RECORDED DATA:

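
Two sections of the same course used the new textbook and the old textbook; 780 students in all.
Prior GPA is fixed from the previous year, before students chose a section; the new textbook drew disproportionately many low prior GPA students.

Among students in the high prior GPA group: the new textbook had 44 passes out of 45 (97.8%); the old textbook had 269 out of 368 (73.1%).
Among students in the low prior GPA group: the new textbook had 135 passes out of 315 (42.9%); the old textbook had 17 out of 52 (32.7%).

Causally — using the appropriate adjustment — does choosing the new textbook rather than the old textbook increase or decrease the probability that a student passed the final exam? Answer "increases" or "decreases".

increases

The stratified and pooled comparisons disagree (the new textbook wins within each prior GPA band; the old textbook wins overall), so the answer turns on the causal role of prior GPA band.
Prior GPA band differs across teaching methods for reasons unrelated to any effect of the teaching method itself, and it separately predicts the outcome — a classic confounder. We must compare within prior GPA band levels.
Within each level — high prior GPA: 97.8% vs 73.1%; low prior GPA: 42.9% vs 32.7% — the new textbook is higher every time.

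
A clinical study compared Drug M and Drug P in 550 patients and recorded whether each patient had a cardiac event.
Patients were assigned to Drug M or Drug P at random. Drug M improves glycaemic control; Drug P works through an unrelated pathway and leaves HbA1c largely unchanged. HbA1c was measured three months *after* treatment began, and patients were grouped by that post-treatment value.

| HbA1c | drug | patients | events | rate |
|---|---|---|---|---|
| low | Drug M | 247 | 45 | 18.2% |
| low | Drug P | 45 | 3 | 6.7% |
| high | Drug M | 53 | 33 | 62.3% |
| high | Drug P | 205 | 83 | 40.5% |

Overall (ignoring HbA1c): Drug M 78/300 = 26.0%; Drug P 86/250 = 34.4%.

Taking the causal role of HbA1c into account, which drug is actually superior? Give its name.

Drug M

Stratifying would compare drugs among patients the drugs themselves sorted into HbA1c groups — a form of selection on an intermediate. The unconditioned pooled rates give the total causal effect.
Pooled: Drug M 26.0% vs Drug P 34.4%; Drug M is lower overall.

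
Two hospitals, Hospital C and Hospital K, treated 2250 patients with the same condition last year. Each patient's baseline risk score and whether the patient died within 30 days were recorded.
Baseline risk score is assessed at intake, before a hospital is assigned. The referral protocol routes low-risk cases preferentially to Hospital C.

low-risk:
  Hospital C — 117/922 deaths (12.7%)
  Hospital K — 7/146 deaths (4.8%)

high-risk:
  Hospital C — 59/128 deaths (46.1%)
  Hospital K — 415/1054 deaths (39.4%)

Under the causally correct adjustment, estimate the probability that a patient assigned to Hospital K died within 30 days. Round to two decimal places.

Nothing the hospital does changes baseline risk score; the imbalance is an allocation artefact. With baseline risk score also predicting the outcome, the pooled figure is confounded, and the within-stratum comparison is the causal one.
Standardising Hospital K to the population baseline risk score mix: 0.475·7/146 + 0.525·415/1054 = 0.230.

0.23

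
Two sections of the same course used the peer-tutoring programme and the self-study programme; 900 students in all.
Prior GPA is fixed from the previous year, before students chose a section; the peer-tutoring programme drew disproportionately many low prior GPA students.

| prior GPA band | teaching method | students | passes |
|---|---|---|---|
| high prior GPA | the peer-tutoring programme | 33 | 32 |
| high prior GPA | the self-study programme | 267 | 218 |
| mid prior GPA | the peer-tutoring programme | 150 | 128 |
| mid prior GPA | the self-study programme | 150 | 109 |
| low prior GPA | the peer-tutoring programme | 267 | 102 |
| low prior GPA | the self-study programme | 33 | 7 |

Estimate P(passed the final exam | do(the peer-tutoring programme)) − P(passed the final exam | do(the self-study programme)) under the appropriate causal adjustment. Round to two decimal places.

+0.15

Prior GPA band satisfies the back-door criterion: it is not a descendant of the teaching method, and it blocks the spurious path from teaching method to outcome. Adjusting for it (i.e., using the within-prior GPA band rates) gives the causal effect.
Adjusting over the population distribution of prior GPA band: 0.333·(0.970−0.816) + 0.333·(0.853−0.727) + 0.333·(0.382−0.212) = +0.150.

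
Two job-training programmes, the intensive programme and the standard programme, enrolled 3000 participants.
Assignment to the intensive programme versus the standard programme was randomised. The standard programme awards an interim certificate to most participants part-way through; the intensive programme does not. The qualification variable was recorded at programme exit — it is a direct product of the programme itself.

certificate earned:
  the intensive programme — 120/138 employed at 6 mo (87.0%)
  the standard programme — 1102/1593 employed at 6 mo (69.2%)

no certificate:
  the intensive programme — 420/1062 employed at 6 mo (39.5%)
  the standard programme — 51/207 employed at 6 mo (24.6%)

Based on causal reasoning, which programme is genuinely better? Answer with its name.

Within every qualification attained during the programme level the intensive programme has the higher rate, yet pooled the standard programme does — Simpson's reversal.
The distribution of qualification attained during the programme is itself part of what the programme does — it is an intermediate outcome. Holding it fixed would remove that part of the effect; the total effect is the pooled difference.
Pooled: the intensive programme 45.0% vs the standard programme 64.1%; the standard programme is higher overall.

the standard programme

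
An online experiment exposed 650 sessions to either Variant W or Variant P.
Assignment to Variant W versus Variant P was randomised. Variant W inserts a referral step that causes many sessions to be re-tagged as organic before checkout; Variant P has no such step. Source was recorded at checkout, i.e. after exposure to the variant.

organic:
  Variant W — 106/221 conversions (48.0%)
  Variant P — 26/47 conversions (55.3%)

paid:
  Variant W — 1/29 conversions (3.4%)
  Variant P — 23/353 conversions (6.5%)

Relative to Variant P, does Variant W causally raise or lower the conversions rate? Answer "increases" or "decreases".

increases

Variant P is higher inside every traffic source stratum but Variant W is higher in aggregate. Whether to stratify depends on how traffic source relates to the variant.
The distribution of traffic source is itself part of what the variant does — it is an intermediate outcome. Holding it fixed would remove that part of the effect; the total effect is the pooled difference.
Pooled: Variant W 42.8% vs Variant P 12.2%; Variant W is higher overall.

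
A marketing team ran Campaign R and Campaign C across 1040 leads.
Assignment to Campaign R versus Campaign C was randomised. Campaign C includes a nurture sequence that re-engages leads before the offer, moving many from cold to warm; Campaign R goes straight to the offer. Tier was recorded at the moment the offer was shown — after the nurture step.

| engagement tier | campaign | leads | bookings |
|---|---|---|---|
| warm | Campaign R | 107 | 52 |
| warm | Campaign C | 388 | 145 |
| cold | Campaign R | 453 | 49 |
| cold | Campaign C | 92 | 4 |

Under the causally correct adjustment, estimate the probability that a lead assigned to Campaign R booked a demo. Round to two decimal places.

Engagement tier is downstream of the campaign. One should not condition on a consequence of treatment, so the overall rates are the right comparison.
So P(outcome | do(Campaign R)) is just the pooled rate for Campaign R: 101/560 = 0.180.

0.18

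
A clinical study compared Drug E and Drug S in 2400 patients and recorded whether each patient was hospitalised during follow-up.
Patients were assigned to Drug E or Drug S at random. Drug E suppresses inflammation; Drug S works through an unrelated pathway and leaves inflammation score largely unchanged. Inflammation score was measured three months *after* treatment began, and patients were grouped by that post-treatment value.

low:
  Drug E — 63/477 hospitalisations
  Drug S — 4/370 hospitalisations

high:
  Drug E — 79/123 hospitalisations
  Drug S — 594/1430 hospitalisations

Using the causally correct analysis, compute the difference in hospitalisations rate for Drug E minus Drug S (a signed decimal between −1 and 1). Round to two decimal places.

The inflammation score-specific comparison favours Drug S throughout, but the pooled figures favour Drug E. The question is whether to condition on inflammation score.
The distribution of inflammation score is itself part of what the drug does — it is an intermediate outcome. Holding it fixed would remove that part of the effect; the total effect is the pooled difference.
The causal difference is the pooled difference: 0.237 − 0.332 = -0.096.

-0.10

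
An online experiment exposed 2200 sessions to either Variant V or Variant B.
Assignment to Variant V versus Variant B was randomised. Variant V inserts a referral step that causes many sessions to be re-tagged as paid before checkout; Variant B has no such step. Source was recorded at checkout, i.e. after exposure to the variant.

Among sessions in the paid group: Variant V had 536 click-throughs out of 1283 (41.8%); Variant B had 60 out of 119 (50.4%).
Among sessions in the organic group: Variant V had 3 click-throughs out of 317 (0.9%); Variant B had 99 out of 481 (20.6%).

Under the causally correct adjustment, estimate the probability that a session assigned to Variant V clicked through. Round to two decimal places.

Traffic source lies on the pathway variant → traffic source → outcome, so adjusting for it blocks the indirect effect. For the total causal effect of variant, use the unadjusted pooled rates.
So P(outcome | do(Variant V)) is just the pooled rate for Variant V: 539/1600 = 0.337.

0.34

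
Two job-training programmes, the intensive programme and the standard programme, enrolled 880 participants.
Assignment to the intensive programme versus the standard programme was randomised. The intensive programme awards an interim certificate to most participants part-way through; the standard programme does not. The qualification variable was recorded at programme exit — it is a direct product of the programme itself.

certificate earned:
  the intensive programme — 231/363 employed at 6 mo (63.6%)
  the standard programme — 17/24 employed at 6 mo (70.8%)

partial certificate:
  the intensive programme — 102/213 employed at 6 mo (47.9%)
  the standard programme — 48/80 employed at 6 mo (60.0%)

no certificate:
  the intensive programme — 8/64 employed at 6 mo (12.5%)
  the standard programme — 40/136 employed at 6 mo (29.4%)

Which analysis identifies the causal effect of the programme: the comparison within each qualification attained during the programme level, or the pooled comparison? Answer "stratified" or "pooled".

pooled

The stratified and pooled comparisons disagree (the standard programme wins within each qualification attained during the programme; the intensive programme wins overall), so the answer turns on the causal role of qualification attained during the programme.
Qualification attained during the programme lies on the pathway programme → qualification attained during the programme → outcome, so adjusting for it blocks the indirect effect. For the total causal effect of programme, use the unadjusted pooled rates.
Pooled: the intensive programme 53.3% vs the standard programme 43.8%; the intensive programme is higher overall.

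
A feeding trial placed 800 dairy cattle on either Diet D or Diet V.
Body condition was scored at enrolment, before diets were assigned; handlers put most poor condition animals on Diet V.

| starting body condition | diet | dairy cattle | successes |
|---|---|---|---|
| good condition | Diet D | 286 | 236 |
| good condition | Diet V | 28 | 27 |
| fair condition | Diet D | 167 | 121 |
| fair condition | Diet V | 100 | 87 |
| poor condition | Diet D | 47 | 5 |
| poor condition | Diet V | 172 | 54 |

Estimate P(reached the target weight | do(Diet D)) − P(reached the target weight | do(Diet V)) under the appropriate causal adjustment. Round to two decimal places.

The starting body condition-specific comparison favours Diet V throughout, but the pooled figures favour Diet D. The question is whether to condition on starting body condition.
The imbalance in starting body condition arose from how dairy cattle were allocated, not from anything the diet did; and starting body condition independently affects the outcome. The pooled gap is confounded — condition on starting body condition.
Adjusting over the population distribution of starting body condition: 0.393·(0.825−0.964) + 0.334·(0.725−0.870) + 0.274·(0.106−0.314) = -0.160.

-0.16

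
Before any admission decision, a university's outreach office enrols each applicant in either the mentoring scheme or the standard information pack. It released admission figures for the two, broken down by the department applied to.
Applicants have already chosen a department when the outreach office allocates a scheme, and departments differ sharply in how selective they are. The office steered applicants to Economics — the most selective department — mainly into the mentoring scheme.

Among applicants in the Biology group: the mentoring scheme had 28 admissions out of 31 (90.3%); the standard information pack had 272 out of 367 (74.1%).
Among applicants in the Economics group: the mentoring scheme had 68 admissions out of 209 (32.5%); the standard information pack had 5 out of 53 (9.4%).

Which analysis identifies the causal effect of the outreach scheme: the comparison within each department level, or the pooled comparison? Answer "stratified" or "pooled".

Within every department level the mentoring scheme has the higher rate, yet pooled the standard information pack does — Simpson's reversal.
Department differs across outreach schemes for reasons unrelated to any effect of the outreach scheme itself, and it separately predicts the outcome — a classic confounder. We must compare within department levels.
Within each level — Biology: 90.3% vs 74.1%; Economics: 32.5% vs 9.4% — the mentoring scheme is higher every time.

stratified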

WHAT IS EXPECTED: Copy out precisely the lines from the line with "83 | 40.5% |" to the line with "Two hospitals, Hospital" in the material above, including those two lines and omitting all the rest.

EXERCISE ANSWER:
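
| high | Drug P | 205 | 83 | 40.5% |

Overall (ignoring HbA1c): Drug M 78/300 = 26.0%; Drug P 86/250 = 34.4%.

Taking the causal role of HbA1c into account, which drug is actually superior? Give its name.

Drug M

Stratifying would compare drugs among patients the drugs themselves sorted into HbA1c groups — a form of selection on an intermediate. The unconditioned pooled rates give the total causal effect.
Pooled: Drug M 26.0% vs Drug P 34.4%; Drug M is lower overall.

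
Two hospitals, Hospital C and Hospital K, treated 2250 patients with the same condition last year. Each patient's baseline risk score and whether the patient died within 30 days were recorded.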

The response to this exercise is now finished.